■ Work instruction
In full and without change, retype the records.

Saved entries
<<<<

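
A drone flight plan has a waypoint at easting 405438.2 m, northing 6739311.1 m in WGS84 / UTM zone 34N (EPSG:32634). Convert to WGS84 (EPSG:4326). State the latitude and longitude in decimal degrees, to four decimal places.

lat 60.7780°, lon 19.2636°

Zone 34N: λ₀ = 21°, k₀ = 0.9996, false easting 500000 m.
Meridian distance M = (N − FN)/k₀ = 6742007.9 m.
Inverse transverse Mercator on WGS84 gives φ = 60.77800029°, λ = 19.26359967°.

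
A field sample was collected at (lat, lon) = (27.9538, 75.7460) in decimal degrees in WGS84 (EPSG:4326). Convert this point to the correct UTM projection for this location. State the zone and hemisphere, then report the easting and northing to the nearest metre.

Zone 43N: E 573381 m, N 3092309 m

Longitude 75.7460° lies in the 6° band [72°, 78°), giving zone 43; latitude is north of the equator, so 43N.
Zone 43 central meridian λ₀ = 6×43 − 183 = 75°; Δλ = +0.7460°.
Transverse Mercator on WGS84 with k₀ = 0.9996 gives E = 573381.032 m, N = 3092308.519 m.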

>>>>

■ Solution to this task
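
A drone flight plan has a waypoint at easting 405438.2 m, northing 6739311.1 m in WGS84 / UTM zone 34N (EPSG:32634). Convert to WGS84 (EPSG:4326). State the latitude and longitude in decimal degrees, to four decimal places.

lat 60.7780°, lon 19.2636°

Zone 34N: λ₀ = 21°, k₀ = 0.9996, false easting 500000 m.
Meridian distance M = (N − FN)/k₀ = 6742007.9 m.
Inverse transverse Mercator on WGS84 gives φ = 60.77800029°, λ = 19.26359967°.

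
A field sample was collected at (lat, lon) = (27.9538, 75.7460) in decimal degrees in WGS84 (EPSG:4326). Convert this point to the correct UTM projection for this location. State the zone and hemisphere, then report the easting and northing to the nearest metre.

Zone 43N: E 573381 m, N 3092309 m

Longitude 75.7460° lies in the 6° band [72°, 78°), giving zone 43; latitude is north of the equator, so 43N.
Zone 43 central meridian λ₀ = 6×43 − 183 = 75°; Δλ = +0.7460°.
Transverse Mercator on WGS84 with k₀ = 0.9996 gives E = 573381.032 m, N = 3092308.519 m.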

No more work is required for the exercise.